**EXERCISE REQUIREMENTS**.
Having located "A 42-item financial" in the records below, repeat exactly the line it is on and all subsequent lines, ending with the last.
[[ RECORDS FOR THE TASK open ]]
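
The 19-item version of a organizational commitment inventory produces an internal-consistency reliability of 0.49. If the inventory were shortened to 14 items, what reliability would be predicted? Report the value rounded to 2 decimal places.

0.41

The new length is 14/19 = 0.7368 times the old.
Spearman-Brown: r_new = n·r / (1 + (n − 1)·r)
r_new = 0.7368·0.49 / [1 + (0.7368 − 1)·0.49]
     = 0.3610 / 0.8710 = 0.4145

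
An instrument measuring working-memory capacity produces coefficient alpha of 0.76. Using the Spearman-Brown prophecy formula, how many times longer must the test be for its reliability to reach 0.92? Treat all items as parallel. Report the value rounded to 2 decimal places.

n = 0.92(1 − 0.76) / [0.76(1 − 0.92)]
n = 0.2208 / 0.0608 ≈ 3.6316

3.63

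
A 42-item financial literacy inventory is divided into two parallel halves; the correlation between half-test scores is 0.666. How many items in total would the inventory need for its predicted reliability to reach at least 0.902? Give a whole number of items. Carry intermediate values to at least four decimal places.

Corrected full-test reliability: r_full = 2 × 0.666 / (1 + 0.666) ≈ 0.7995
Solve Spearman-Brown for n: n = 0.902(1 − 0.7995) / [0.7995(1 − 0.902)] = 2.3082
Items = 2.3082 × 42 ≈ 96.94 → 97

97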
[[ RECORDS FOR THE TASK closed ]]
**RESULT OF THE TASK**.
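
A 42-item financial literacy inventory is divided into two parallel halves; the correlation between half-test scores is 0.666. How many items in total would the inventory need for its predicted reliability to reach at least 0.902? Give a whole number of items. Carry intermediate values to at least four decimal places.

Corrected full-test reliability: r_full = 2 × 0.666 / (1 + 0.666) ≈ 0.7995
Solve Spearman-Brown for n: n = 0.902(1 − 0.7995) / [0.7995(1 − 0.902)] = 2.3082
Items = 2.3082 × 42 ≈ 96.94 → 97

97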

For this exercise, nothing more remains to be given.